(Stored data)
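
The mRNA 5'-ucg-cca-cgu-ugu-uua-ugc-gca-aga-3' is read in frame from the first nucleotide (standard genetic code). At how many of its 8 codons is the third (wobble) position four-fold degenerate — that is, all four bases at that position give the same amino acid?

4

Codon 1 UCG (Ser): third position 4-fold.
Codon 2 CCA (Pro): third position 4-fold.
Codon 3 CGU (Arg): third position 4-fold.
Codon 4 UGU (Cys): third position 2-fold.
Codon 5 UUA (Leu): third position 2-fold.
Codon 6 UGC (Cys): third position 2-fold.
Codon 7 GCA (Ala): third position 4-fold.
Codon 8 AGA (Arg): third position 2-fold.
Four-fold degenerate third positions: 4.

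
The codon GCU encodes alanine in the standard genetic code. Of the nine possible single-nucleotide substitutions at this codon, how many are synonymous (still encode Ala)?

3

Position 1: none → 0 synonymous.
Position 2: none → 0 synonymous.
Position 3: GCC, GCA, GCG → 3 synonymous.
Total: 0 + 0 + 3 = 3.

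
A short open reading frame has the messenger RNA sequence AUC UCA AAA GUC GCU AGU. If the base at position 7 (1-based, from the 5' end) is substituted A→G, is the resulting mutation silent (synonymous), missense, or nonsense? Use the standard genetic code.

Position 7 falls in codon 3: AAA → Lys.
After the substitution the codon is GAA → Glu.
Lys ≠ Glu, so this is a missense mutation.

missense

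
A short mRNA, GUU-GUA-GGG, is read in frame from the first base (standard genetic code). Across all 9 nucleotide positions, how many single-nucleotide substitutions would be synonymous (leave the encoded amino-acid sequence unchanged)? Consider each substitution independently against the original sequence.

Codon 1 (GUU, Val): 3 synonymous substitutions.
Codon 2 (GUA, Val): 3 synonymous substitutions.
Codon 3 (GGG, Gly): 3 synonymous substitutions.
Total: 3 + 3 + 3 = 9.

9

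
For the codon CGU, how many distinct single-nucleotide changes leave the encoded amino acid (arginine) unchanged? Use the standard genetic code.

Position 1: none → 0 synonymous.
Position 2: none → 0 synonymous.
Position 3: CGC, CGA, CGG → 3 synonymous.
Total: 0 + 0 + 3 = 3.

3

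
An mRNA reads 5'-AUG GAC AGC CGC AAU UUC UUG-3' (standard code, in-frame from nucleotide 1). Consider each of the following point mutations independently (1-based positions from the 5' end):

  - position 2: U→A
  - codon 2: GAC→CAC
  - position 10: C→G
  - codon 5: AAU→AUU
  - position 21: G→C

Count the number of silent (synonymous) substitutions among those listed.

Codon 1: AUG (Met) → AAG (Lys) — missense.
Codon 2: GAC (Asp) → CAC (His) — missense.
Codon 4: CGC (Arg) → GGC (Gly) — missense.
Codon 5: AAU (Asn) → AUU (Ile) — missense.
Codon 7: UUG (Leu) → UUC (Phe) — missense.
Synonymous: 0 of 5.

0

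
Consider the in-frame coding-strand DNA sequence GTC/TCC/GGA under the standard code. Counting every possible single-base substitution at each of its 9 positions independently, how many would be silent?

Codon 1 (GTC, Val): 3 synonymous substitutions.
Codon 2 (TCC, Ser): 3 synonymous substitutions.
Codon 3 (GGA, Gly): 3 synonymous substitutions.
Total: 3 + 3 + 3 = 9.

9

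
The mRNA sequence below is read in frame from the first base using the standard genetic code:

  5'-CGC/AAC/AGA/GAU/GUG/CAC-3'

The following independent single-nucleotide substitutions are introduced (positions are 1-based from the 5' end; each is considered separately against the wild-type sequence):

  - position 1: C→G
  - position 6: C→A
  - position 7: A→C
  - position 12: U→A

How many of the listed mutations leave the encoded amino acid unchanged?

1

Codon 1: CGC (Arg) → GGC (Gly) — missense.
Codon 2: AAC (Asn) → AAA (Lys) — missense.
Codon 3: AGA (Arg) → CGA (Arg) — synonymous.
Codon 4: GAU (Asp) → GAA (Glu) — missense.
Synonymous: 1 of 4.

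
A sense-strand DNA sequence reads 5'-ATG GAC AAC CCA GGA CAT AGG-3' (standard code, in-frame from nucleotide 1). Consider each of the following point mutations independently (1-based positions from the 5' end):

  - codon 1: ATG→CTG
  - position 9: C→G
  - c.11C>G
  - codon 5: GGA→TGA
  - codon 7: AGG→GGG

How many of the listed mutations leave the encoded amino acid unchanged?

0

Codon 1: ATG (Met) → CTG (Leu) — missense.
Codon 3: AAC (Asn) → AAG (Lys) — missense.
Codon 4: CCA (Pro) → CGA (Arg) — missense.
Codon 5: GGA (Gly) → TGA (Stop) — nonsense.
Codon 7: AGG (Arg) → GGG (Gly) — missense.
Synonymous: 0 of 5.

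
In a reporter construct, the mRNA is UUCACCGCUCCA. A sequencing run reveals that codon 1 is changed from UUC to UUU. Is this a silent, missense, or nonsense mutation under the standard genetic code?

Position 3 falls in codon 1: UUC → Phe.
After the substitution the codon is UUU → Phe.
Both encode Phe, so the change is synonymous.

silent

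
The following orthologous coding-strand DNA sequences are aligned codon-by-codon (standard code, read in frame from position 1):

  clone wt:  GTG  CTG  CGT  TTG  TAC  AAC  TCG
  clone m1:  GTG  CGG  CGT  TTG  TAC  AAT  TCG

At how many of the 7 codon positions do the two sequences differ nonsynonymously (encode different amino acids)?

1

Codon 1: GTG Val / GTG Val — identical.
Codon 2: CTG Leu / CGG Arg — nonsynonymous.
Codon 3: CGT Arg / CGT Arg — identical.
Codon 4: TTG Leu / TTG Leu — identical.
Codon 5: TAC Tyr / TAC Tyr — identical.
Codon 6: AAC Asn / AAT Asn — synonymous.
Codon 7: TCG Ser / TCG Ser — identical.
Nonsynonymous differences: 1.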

REQUIRED ACTION:
Tally every line of the entries that contains the word "clone", and respond with that number only.

RESPONSE BELOW:
2